**TASK DESCRIPTION:** Below is a listing; repeat exactly the lines from the one containing "1 → 2 (capacity: 13)" to the one containing "10 → 11 (capacity: 17)", both included.

----------------

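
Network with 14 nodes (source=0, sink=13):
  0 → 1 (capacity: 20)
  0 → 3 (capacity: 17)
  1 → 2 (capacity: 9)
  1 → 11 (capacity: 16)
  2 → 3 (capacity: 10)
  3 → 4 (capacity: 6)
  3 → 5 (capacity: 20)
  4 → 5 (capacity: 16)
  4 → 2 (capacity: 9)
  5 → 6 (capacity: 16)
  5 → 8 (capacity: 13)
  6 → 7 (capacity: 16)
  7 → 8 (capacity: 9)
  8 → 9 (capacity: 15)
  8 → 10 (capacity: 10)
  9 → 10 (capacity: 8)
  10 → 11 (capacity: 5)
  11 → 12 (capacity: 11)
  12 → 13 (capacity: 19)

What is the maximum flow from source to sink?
Maximum flow = 11

Max flow: 11

Flow assignment:
  0 → 1: 10/20
  0 → 3: 1/17
  1 → 2: 4/9
  1 → 11: 6/16
  2 → 3: 4/10
  3 → 4: 1/6
  3 → 5: 4/20
  4 → 5: 1/16
  5 → 6: 5/16
  6 → 7: 5/16
  7 → 8: 5/9
  8 → 9: 5/15
  9 → 10: 5/8
  10 → 11: 5/5
  11 → 12: 11/11
  12 → 13: 11/19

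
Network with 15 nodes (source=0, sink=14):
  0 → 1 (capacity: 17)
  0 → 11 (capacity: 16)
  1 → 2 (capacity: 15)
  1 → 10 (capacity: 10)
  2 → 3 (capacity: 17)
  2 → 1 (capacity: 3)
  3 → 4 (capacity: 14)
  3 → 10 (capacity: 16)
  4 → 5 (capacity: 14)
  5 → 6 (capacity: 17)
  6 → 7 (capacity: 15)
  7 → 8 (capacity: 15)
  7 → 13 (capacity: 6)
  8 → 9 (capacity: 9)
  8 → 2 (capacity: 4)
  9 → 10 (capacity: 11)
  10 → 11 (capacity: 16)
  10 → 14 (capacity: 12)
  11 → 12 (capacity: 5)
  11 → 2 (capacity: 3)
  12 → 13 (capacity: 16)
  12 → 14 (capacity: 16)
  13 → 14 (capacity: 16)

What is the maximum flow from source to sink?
Maximum flow = 23

Max flow: 23

Flow assignment:
  0 → 1: 15/17
  0 → 11: 8/16
  1 → 2: 5/15
  1 → 10: 10/10
  2 → 3: 8/17
  3 → 4: 6/14
  3 → 10: 2/16
  4 → 5: 6/14
  5 → 6: 6/17
  6 → 7: 6/15
  7 → 13: 6/6
  10 → 14: 12/12
  11 → 12: 5/5
  11 → 2: 3/3
  12 → 14: 5/16
  13 → 14: 6/16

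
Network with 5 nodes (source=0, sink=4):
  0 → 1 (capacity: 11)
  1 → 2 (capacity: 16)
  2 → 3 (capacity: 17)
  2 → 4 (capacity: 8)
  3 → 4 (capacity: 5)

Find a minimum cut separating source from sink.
Min cut value = 11, edges: (0,1)

Min cut value: 11
Partition: S = [0], T = [1, 2, 3, 4]
Cut edges: (0,1)

By max-flow min-cut theorem, max flow = min cut = 11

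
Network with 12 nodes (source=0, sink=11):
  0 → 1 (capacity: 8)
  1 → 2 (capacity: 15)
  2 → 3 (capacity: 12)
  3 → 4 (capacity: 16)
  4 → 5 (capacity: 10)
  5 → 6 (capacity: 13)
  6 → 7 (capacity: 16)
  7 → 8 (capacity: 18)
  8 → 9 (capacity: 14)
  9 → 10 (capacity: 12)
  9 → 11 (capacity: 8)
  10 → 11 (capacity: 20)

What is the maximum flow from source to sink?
Maximum flow = 8

Max flow: 8

Flow assignment:
  0 → 1: 8/8
  1 → 2: 8/15
  2 → 3: 8/12
  3 → 4: 8/16
  4 → 5: 8/10
  5 → 6: 8/13
  6 → 7: 8/16
  7 → 8: 8/18
  8 → 9: 8/14
  9 → 11: 8/8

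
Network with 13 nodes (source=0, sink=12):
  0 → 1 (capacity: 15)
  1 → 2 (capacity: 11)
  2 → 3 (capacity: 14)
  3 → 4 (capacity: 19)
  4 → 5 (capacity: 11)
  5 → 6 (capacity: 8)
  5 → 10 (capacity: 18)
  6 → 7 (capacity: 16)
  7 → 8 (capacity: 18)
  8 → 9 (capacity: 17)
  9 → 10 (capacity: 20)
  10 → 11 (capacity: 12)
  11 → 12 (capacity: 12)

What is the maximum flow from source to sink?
Maximum flow = 11

Max flow: 11

Flow assignment:
  0 → 1: 11/15
  1 → 2: 11/11
  2 → 3: 11/14
  3 → 4: 11/19
  4 → 5: 11/11
  5 → 10: 11/18
  10 → 11: 11/12
  11 → 12: 11/12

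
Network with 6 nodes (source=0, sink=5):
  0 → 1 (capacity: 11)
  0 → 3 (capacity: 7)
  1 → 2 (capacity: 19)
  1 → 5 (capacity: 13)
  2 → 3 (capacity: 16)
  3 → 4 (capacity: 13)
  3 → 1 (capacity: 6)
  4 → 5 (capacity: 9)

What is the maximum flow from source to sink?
Maximum flow = 18

Max flow: 18

Flow assignment:
  0 → 1: 11/11
  0 → 3: 7/7
  1 → 5: 11/13
  3 → 4: 7/13
  4 → 5: 7/9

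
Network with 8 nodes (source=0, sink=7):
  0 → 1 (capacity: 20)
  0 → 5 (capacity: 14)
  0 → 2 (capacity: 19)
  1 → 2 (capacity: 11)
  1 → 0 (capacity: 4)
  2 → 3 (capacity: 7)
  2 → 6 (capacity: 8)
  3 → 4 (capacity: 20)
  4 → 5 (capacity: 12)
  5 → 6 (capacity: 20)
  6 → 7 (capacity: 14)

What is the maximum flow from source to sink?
Maximum flow = 14

Max flow: 14

Flow assignment:
  0 → 1: 7/20
  0 → 5: 7/14
  1 → 2: 7/11
  2 → 3: 7/7
  3 → 4: 7/20
  4 → 5: 7/12
  5 → 6: 14/20
  6 → 7: 14/14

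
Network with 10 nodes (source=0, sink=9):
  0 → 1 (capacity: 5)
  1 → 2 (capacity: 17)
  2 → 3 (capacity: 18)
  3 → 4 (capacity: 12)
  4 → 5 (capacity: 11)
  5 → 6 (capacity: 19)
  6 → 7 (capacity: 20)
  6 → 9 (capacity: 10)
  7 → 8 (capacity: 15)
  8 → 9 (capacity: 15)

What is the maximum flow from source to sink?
Maximum flow = 5

Max flow: 5

Flow assignment:
  0 → 1: 5/5
  1 → 2: 5/17
  2 → 3: 5/18
  3 → 4: 5/12
  4 → 5: 5/11
  5 → 6: 5/19
  6 → 9: 5/10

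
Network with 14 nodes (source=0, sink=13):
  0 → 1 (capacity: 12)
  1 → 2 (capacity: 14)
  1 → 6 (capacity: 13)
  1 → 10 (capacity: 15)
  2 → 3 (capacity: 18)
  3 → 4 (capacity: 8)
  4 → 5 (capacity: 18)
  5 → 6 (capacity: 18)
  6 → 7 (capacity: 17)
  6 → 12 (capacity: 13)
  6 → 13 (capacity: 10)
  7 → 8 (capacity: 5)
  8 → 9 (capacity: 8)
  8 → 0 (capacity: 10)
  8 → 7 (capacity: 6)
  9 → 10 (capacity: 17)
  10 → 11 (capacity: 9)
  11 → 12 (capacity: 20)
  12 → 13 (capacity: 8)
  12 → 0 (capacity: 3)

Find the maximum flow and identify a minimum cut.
Max flow = 12, Min cut edges: (0,1)

Maximum flow: 12
Minimum cut: (0,1)
Partition: S = [0], T = [1, 2, 3, 4, 5, 6, 7, 8, 9, 10, 11, 12, 13]

Max-flow min-cut theorem verified: both equal 12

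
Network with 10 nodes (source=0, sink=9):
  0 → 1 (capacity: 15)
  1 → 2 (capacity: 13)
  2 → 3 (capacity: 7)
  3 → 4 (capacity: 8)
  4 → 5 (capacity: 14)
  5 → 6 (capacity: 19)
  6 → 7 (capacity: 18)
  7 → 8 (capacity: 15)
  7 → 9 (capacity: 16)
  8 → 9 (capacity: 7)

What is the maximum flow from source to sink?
Maximum flow = 7

Max flow: 7

Flow assignment:
  0 → 1: 7/15
  1 → 2: 7/13
  2 → 3: 7/7
  3 → 4: 7/8
  4 → 5: 7/14
  5 → 6: 7/19
  6 → 7: 7/18
  7 → 9: 7/16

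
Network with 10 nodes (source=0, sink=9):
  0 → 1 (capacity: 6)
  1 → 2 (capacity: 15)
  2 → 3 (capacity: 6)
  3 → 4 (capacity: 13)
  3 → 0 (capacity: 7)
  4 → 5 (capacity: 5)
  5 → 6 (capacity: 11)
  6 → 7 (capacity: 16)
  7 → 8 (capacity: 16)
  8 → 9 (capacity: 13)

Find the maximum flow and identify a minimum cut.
Max flow = 5, Min cut edges: (4,5)

Maximum flow: 5
Minimum cut: (4,5)
Partition: S = [0, 1, 2, 3, 4], T = [5, 6, 7, 8, 9]

Max-flow min-cut theorem verified: both equal 5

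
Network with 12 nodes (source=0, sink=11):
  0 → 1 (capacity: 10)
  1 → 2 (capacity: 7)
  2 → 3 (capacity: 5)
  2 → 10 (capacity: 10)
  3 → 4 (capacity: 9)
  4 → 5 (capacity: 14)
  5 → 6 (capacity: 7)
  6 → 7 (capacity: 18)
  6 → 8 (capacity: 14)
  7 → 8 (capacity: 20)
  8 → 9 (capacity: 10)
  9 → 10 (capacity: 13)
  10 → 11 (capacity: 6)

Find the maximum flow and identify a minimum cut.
Max flow = 6, Min cut edges: (10,11)

Maximum flow: 6
Minimum cut: (10,11)
Partition: S = [0, 1, 2, 3, 4, 5, 6, 7, 8, 9, 10], T = [11]

Max-flow min-cut theorem verified: both equal 6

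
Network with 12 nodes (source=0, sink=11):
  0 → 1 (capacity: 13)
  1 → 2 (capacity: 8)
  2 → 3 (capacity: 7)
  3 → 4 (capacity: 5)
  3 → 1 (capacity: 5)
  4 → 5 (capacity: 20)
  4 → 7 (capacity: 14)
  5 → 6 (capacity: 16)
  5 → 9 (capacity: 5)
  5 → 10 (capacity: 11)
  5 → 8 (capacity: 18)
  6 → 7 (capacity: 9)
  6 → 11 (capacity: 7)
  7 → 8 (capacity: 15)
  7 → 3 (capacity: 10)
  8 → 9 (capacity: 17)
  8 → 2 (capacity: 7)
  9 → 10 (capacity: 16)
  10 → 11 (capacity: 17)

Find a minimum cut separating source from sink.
Min cut value = 5, edges: (3,4)

Min cut value: 5
Partition: S = [0, 1, 2, 3], T = [4, 5, 6, 7, 8, 9, 10, 11]
Cut edges: (3,4)

By max-flow min-cut theorem, max flow = min cut = 5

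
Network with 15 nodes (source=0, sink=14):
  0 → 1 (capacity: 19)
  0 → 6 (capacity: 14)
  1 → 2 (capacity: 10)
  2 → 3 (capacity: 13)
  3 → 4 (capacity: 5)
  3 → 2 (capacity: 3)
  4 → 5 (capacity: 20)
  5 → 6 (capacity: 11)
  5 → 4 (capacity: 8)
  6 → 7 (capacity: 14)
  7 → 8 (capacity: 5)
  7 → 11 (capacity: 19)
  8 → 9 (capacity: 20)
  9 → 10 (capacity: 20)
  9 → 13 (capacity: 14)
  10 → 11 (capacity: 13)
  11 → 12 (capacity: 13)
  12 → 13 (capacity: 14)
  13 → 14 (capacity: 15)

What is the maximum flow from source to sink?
Maximum flow = 14

Max flow: 14

Flow assignment:
  0 → 1: 5/19
  0 → 6: 9/14
  1 → 2: 5/10
  2 → 3: 5/13
  3 → 4: 5/5
  4 → 5: 5/20
  5 → 6: 5/11
  6 → 7: 14/14
  7 → 8: 5/5
  7 → 11: 9/19
  8 → 9: 5/20
  9 → 13: 5/14
  11 → 12: 9/13
  12 → 13: 9/14
  13 → 14: 14/15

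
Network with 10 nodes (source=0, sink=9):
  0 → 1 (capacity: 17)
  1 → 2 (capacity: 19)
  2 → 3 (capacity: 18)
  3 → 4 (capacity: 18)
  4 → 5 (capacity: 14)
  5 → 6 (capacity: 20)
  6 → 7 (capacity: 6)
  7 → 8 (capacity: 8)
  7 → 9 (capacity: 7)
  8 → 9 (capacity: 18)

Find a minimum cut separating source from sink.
Min cut value = 6, edges: (6,7)

Min cut value: 6
Partition: S = [0, 1, 2, 3, 4, 5, 6], T = [7, 8, 9]
Cut edges: (6,7)

By max-flow min-cut theorem, max flow = min cut = 6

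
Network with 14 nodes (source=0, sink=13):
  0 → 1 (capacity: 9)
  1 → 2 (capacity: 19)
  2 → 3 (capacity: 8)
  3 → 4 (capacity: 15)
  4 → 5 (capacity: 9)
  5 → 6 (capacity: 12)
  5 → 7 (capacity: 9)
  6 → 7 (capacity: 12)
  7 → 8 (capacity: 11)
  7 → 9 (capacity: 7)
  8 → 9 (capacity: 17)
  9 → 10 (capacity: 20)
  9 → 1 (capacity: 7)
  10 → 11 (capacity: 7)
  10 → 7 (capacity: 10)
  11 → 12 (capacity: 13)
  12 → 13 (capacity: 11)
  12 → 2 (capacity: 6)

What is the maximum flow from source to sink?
Maximum flow = 7

Max flow: 7

Flow assignment:
  0 → 1: 7/9
  1 → 2: 8/19
  2 → 3: 8/8
  3 → 4: 8/15
  4 → 5: 8/9
  5 → 7: 8/9
  7 → 8: 1/11
  7 → 9: 7/7
  8 → 9: 1/17
  9 → 10: 7/20
  9 → 1: 1/7
  10 → 11: 7/7
  11 → 12: 7/13
  12 → 13: 7/11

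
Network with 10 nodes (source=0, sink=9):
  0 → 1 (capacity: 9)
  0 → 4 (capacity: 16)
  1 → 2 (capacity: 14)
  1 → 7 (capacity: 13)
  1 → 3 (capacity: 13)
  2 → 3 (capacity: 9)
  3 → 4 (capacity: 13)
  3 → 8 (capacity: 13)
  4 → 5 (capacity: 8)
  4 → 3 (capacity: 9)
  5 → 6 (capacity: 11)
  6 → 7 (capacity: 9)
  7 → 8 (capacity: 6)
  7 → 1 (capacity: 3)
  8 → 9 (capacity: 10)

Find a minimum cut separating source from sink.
Min cut value = 10, edges: (8,9)

Min cut value: 10
Partition: S = [0, 1, 2, 3, 4, 5, 6, 7, 8], T = [9]
Cut edges: (8,9)

By max-flow min-cut theorem, max flow = min cut = 10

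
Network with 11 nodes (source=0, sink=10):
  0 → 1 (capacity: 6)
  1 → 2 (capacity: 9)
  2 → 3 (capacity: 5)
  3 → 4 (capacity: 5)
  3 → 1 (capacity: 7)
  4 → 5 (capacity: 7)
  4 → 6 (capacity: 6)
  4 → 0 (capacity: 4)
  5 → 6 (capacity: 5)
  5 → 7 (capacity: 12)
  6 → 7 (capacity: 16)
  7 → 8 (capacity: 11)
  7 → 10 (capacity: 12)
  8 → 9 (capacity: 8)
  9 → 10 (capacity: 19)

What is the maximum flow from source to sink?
Maximum flow = 5

Max flow: 5

Flow assignment:
  0 → 1: 5/6
  1 → 2: 5/9
  2 → 3: 5/5
  3 → 4: 5/5
  4 → 5: 5/7
  5 → 7: 5/12
  7 → 10: 5/12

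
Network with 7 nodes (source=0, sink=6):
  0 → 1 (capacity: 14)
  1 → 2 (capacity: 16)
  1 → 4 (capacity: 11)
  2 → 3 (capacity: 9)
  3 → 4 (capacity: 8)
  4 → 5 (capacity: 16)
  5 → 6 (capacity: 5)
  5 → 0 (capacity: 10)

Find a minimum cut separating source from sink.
Min cut value = 5, edges: (5,6)

Min cut value: 5
Partition: S = [0, 1, 2, 3, 4, 5], T = [6]
Cut edges: (5,6)

By max-flow min-cut theorem, max flow = min cut = 5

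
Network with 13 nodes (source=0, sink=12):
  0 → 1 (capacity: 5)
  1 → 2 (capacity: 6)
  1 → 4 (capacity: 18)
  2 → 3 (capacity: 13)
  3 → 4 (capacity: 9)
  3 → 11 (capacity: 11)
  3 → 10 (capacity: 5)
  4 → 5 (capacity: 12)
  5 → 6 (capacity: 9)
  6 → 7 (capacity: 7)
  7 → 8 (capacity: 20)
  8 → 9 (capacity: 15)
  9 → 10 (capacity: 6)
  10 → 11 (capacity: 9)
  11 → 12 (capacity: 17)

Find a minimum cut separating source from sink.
Min cut value = 5, edges: (0,1)

Min cut value: 5
Partition: S = [0], T = [1, 2, 3, 4, 5, 6, 7, 8, 9, 10, 11, 12]
Cut edges: (0,1)

By max-flow min-cut theorem, max flow = min cut = 5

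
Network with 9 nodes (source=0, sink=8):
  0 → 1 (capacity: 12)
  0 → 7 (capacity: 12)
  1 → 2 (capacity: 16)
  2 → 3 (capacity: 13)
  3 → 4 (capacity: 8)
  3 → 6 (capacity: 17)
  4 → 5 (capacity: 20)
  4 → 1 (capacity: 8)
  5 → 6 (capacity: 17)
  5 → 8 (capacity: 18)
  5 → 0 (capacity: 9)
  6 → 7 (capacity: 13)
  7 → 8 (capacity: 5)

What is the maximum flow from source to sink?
Maximum flow = 13

Max flow: 13

Flow assignment:
  0 → 1: 8/12
  0 → 7: 5/12
  1 → 2: 8/16
  2 → 3: 8/13
  3 → 4: 8/8
  4 → 5: 8/20
  5 → 8: 8/18
  7 → 8: 5/5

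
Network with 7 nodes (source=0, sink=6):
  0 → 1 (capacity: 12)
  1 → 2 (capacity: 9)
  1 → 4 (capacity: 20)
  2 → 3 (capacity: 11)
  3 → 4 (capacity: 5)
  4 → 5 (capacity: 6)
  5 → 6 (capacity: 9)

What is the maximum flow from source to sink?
Maximum flow = 6

Max flow: 6

Flow assignment:
  0 → 1: 6/12
  1 → 4: 6/20
  4 → 5: 6/6
  5 → 6: 6/9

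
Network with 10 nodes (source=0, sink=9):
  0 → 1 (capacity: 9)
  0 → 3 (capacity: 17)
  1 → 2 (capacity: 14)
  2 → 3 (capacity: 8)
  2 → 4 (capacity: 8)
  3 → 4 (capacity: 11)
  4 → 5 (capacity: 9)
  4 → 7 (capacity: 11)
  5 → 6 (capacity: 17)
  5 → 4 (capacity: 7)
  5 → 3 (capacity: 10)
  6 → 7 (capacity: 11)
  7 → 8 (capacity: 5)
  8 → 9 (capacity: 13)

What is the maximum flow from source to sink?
Maximum flow = 5

Max flow: 5

Flow assignment:
  0 → 1: 5/9
  1 → 2: 5/14
  2 → 4: 5/8
  3 → 4: 8/11
  4 → 5: 8/9
  4 → 7: 5/11
  5 → 3: 8/10
  7 → 8: 5/5
  8 → 9: 5/13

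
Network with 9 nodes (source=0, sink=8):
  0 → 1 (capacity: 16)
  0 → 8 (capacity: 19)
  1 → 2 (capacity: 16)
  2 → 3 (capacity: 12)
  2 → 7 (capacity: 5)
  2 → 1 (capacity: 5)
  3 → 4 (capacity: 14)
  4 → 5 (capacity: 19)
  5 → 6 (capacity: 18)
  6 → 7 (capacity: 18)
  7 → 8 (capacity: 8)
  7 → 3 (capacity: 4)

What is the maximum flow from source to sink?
Maximum flow = 27

Max flow: 27

Flow assignment:
  0 → 1: 8/16
  0 → 8: 19/19
  1 → 2: 8/16
  2 → 3: 8/12
  3 → 4: 11/14
  4 → 5: 11/19
  5 → 6: 11/18
  6 → 7: 11/18
  7 → 8: 8/8
  7 → 3: 3/4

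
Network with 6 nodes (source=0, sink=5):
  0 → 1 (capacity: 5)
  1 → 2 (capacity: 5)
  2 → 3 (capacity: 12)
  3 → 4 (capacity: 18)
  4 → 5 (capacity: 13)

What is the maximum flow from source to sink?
Maximum flow = 5

Max flow: 5

Flow assignment:
  0 → 1: 5/5
  1 → 2: 5/5
  2 → 3: 5/12
  3 → 4: 5/18
  4 → 5: 5/13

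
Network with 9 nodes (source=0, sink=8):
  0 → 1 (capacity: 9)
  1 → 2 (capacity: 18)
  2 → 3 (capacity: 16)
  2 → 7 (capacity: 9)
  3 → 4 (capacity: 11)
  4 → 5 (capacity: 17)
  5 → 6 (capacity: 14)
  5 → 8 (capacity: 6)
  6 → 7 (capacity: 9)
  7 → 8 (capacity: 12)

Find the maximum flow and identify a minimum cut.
Max flow = 9, Min cut edges: (0,1)

Maximum flow: 9
Minimum cut: (0,1)
Partition: S = [0], T = [1, 2, 3, 4, 5, 6, 7, 8]

Max-flow min-cut theorem verified: both equal 9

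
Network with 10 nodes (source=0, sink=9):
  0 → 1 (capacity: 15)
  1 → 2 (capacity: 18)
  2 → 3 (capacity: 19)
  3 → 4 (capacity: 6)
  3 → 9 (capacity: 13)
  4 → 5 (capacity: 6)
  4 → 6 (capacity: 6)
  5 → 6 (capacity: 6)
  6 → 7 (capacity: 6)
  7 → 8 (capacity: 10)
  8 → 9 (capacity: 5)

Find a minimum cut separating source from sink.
Min cut value = 15, edges: (0,1)

Min cut value: 15
Partition: S = [0], T = [1, 2, 3, 4, 5, 6, 7, 8, 9]
Cut edges: (0,1)

By max-flow min-cut theorem, max flow = min cut = 15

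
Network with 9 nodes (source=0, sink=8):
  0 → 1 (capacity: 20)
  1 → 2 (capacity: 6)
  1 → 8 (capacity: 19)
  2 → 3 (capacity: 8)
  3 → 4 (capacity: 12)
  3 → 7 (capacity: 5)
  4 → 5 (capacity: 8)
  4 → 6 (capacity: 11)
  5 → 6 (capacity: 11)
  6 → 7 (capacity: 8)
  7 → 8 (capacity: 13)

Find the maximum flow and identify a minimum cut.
Max flow = 20, Min cut edges: (0,1)

Maximum flow: 20
Minimum cut: (0,1)
Partition: S = [0], T = [1, 2, 3, 4, 5, 6, 7, 8]

Max-flow min-cut theorem verified: both equal 20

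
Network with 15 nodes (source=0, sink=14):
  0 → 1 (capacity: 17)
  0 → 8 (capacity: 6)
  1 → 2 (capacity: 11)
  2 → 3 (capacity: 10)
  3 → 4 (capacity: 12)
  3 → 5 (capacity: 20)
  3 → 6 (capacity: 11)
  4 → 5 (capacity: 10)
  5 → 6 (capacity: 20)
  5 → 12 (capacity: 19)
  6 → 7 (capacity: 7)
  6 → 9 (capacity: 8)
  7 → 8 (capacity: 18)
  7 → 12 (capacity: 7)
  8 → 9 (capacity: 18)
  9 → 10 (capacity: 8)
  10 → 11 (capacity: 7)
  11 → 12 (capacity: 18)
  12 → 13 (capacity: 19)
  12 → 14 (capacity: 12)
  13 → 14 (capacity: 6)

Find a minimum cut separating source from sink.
Min cut value = 16, edges: (0,8), (2,3)

Min cut value: 16
Partition: S = [0, 1, 2], T = [3, 4, 5, 6, 7, 8, 9, 10, 11, 12, 13, 14]
Cut edges: (0,8), (2,3)

By max-flow min-cut theorem, max flow = min cut = 16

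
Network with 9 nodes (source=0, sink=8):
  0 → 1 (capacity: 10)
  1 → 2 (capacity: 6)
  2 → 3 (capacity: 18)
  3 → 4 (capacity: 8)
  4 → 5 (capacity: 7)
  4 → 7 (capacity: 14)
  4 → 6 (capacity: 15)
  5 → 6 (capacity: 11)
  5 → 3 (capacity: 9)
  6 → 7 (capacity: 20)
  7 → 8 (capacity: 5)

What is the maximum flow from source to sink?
Maximum flow = 5

Max flow: 5

Flow assignment:
  0 → 1: 5/10
  1 → 2: 5/6
  2 → 3: 5/18
  3 → 4: 5/8
  4 → 7: 5/14
  7 → 8: 5/5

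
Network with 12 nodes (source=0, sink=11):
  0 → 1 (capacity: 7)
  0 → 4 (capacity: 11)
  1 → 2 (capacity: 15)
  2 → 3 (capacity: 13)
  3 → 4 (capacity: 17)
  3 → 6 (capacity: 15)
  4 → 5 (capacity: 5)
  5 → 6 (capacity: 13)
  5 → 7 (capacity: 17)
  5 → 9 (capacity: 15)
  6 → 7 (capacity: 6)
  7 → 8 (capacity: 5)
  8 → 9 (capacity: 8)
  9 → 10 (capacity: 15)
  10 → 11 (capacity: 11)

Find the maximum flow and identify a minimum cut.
Max flow = 10, Min cut edges: (4,5), (7,8)

Maximum flow: 10
Minimum cut: (4,5), (7,8)
Partition: S = [0, 1, 2, 3, 4, 6, 7], T = [5, 8, 9, 10, 11]

Max-flow min-cut theorem verified: both equal 10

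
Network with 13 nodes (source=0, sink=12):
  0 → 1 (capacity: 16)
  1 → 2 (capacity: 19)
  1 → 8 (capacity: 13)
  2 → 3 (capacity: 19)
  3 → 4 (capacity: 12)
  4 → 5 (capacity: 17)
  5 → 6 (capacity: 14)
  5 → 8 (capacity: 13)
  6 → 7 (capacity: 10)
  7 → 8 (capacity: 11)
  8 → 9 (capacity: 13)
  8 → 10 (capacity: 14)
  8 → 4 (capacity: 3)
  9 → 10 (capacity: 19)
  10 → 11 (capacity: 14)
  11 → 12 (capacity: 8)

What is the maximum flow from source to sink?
Maximum flow = 8

Max flow: 8

Flow assignment:
  0 → 1: 8/16
  1 → 2: 3/19
  1 → 8: 5/13
  2 → 3: 3/19
  3 → 4: 3/12
  4 → 5: 3/17
  5 → 8: 3/13
  8 → 10: 8/14
  10 → 11: 8/14
  11 → 12: 8/8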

----------------

**WRITTEN RESPONSE:**
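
  1 → 2 (capacity: 13)
  2 → 3 (capacity: 7)
  3 → 4 (capacity: 8)
  4 → 5 (capacity: 14)
  5 → 6 (capacity: 19)
  6 → 7 (capacity: 18)
  7 → 8 (capacity: 15)
  7 → 9 (capacity: 16)
  8 → 9 (capacity: 7)

What is the maximum flow from source to sink?
Maximum flow = 7

Max flow: 7

Flow assignment:
  0 → 1: 7/15
  1 → 2: 7/13
  2 → 3: 7/7
  3 → 4: 7/8
  4 → 5: 7/14
  5 → 6: 7/19
  6 → 7: 7/18
  7 → 9: 7/16

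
Network with 10 nodes (source=0, sink=9):
  0 → 1 (capacity: 6)
  1 → 2 (capacity: 15)
  2 → 3 (capacity: 6)
  3 → 4 (capacity: 13)
  3 → 0 (capacity: 7)
  4 → 5 (capacity: 5)
  5 → 6 (capacity: 11)
  6 → 7 (capacity: 16)
  7 → 8 (capacity: 16)
  8 → 9 (capacity: 13)

Find the maximum flow and identify a minimum cut.
Max flow = 5, Min cut edges: (4,5)

Maximum flow: 5
Minimum cut: (4,5)
Partition: S = [0, 1, 2, 3, 4], T = [5, 6, 7, 8, 9]

Max-flow min-cut theorem verified: both equal 5

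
Network with 12 nodes (source=0, sink=11):
  0 → 1 (capacity: 10)
  1 → 2 (capacity: 7)
  2 → 3 (capacity: 5)
  2 → 10 (capacity: 10)
  3 → 4 (capacity: 9)
  4 → 5 (capacity: 14)
  5 → 6 (capacity: 7)
  6 → 7 (capacity: 18)
  6 → 8 (capacity: 14)
  7 → 8 (capacity: 20)
  8 → 9 (capacity: 10)
  9 → 10 (capacity: 13)
  10 → 11 (capacity: 6)

Find the maximum flow and identify a minimum cut.
Max flow = 6, Min cut edges: (10,11)

Maximum flow: 6
Minimum cut: (10,11)
Partition: S = [0, 1, 2, 3, 4, 5, 6, 7, 8, 9, 10], T = [11]

Max-flow min-cut theorem verified: both equal 6

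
Network with 12 nodes (source=0, sink=11):
  0 → 1 (capacity: 13)
  1 → 2 (capacity: 8)
  2 → 3 (capacity: 7)
  3 → 4 (capacity: 5)
  3 → 1 (capacity: 5)
  4 → 5 (capacity: 20)
  4 → 7 (capacity: 14)
  5 → 6 (capacity: 16)
  5 → 9 (capacity: 5)
  5 → 10 (capacity: 11)
  5 → 8 (capacity: 18)
  6 → 7 (capacity: 9)
  6 → 11 (capacity: 7)
  7 → 8 (capacity: 15)
  7 → 3 (capacity: 10)
  8 → 9 (capacity: 17)
  8 → 2 (capacity: 7)
  9 → 10 (capacity: 16)
  10 → 11 (capacity: 17)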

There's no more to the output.